**EXERCISE DESCRIPTION**
The goal is to restate all of the records below word for word.

== Segment start ==

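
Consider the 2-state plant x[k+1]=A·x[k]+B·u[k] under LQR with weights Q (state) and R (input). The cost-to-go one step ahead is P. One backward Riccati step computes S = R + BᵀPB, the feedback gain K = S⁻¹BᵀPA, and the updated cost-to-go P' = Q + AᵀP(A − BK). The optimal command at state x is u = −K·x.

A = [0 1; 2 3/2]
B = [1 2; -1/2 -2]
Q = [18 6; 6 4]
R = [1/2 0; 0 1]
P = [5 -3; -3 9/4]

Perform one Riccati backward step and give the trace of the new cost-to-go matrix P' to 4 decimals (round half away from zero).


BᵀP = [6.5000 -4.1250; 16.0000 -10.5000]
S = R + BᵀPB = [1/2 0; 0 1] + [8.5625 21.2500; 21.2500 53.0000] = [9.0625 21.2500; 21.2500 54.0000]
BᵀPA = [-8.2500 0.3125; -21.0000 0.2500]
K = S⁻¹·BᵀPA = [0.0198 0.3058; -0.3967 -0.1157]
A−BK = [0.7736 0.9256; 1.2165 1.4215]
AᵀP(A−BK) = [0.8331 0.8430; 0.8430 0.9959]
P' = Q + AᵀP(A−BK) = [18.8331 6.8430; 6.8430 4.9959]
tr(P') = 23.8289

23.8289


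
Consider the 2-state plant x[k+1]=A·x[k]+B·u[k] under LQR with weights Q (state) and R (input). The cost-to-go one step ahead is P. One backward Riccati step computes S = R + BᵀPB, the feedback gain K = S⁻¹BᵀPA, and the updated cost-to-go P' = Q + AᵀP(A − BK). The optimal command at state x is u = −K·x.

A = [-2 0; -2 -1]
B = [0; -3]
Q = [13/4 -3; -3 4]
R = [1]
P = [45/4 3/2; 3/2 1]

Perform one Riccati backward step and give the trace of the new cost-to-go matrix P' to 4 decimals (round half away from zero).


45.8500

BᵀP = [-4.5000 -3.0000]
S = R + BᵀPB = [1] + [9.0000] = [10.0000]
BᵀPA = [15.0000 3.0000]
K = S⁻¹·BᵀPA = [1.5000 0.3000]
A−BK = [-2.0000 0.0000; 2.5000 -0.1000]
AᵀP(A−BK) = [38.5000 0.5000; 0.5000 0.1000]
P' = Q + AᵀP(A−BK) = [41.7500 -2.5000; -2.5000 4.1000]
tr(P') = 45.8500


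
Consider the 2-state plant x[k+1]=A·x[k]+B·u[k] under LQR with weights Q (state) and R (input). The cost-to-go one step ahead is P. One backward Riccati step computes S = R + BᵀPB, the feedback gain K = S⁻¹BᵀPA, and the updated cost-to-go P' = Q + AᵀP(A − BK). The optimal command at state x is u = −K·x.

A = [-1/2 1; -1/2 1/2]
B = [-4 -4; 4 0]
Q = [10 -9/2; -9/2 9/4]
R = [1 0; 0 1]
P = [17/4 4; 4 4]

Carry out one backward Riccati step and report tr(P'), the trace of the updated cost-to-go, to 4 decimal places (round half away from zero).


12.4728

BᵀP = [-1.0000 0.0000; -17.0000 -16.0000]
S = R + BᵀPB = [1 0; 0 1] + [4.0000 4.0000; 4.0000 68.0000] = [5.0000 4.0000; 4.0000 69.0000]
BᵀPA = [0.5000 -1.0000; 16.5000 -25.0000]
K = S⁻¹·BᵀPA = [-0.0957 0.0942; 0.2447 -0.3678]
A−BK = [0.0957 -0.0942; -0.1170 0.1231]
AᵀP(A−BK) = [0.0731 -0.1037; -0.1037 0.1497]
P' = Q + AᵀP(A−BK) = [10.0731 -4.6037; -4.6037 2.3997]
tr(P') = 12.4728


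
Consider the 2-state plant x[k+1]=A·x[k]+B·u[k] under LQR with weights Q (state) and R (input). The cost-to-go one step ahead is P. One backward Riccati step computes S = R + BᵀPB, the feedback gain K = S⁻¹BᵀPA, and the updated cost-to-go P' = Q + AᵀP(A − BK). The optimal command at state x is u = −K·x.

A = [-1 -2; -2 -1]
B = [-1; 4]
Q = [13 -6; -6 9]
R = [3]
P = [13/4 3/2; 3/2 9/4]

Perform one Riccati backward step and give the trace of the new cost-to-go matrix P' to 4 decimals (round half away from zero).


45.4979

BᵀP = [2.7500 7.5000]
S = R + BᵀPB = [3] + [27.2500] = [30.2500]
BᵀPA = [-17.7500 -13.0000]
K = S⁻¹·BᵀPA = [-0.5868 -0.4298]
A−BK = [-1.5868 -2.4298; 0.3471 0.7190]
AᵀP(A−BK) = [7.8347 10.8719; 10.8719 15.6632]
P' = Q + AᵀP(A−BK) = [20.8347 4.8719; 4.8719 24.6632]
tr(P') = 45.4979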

== Segment end ==

**RESPONSE BOX**
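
Consider the 2-state plant x[k+1]=A·x[k]+B·u[k] under LQR with weights Q (state) and R (input). The cost-to-go one step ahead is P. One backward Riccati step computes S = R + BᵀPB, the feedback gain K = S⁻¹BᵀPA, and the updated cost-to-go P' = Q + AᵀP(A − BK). The optimal command at state x is u = −K·x.

A = [0 1; 2 3/2]
B = [1 2; -1/2 -2]
Q = [18 6; 6 4]
R = [1/2 0; 0 1]
P = [5 -3; -3 9/4]

Perform one Riccati backward step and give the trace of the new cost-to-go matrix P' to 4 decimals (round half away from zero).


BᵀP = [6.5000 -4.1250; 16.0000 -10.5000]
S = R + BᵀPB = [1/2 0; 0 1] + [8.5625 21.2500; 21.2500 53.0000] = [9.0625 21.2500; 21.2500 54.0000]
BᵀPA = [-8.2500 0.3125; -21.0000 0.2500]
K = S⁻¹·BᵀPA = [0.0198 0.3058; -0.3967 -0.1157]
A−BK = [0.7736 0.9256; 1.2165 1.4215]
AᵀP(A−BK) = [0.8331 0.8430; 0.8430 0.9959]
P' = Q + AᵀP(A−BK) = [18.8331 6.8430; 6.8430 4.9959]
tr(P') = 23.8289

23.8289


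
Consider the 2-state plant x[k+1]=A·x[k]+B·u[k] under LQR with weights Q (state) and R (input). The cost-to-go one step ahead is P. One backward Riccati step computes S = R + BᵀPB, the feedback gain K = S⁻¹BᵀPA, and the updated cost-to-go P' = Q + AᵀP(A − BK). The optimal command at state x is u = −K·x.

A = [-2 0; -2 -1]
B = [0; -3]
Q = [13/4 -3; -3 4]
R = [1]
P = [45/4 3/2; 3/2 1]

Perform one Riccati backward step and give the trace of the new cost-to-go matrix P' to 4 decimals (round half away from zero).


45.8500

BᵀP = [-4.5000 -3.0000]
S = R + BᵀPB = [1] + [9.0000] = [10.0000]
BᵀPA = [15.0000 3.0000]
K = S⁻¹·BᵀPA = [1.5000 0.3000]
A−BK = [-2.0000 0.0000; 2.5000 -0.1000]
AᵀP(A−BK) = [38.5000 0.5000; 0.5000 0.1000]
P' = Q + AᵀP(A−BK) = [41.7500 -2.5000; -2.5000 4.1000]
tr(P') = 45.8500


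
Consider the 2-state plant x[k+1]=A·x[k]+B·u[k] under LQR with weights Q (state) and R (input). The cost-to-go one step ahead is P. One backward Riccati step computes S = R + BᵀPB, the feedback gain K = S⁻¹BᵀPA, and the updated cost-to-go P' = Q + AᵀP(A − BK). The optimal command at state x is u = −K·x.

A = [-1/2 1; -1/2 1/2]
B = [-4 -4; 4 0]
Q = [10 -9/2; -9/2 9/4]
R = [1 0; 0 1]
P = [17/4 4; 4 4]

Carry out one backward Riccati step and report tr(P'), the trace of the updated cost-to-go, to 4 decimal places (round half away from zero).


12.4728

BᵀP = [-1.0000 0.0000; -17.0000 -16.0000]
S = R + BᵀPB = [1 0; 0 1] + [4.0000 4.0000; 4.0000 68.0000] = [5.0000 4.0000; 4.0000 69.0000]
BᵀPA = [0.5000 -1.0000; 16.5000 -25.0000]
K = S⁻¹·BᵀPA = [-0.0957 0.0942; 0.2447 -0.3678]
A−BK = [0.0957 -0.0942; -0.1170 0.1231]
AᵀP(A−BK) = [0.0731 -0.1037; -0.1037 0.1497]
P' = Q + AᵀP(A−BK) = [10.0731 -4.6037; -4.6037 2.3997]
tr(P') = 12.4728


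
Consider the 2-state plant x[k+1]=A·x[k]+B·u[k] under LQR with weights Q (state) and R (input). The cost-to-go one step ahead is P. One backward Riccati step computes S = R + BᵀPB, the feedback gain K = S⁻¹BᵀPA, and the updated cost-to-go P' = Q + AᵀP(A − BK). The optimal command at state x is u = −K·x.

A = [-1 -2; -2 -1]
B = [-1; 4]
Q = [13 -6; -6 9]
R = [3]
P = [13/4 3/2; 3/2 9/4]

Perform one Riccati backward step and give the trace of the new cost-to-go matrix P' to 4 decimals (round half away from zero).


45.4979

BᵀP = [2.7500 7.5000]
S = R + BᵀPB = [3] + [27.2500] = [30.2500]
BᵀPA = [-17.7500 -13.0000]
K = S⁻¹·BᵀPA = [-0.5868 -0.4298]
A−BK = [-1.5868 -2.4298; 0.3471 0.7190]
AᵀP(A−BK) = [7.8347 10.8719; 10.8719 15.6632]
P' = Q + AᵀP(A−BK) = [20.8347 4.8719; 4.8719 24.6632]
tr(P') = 45.4979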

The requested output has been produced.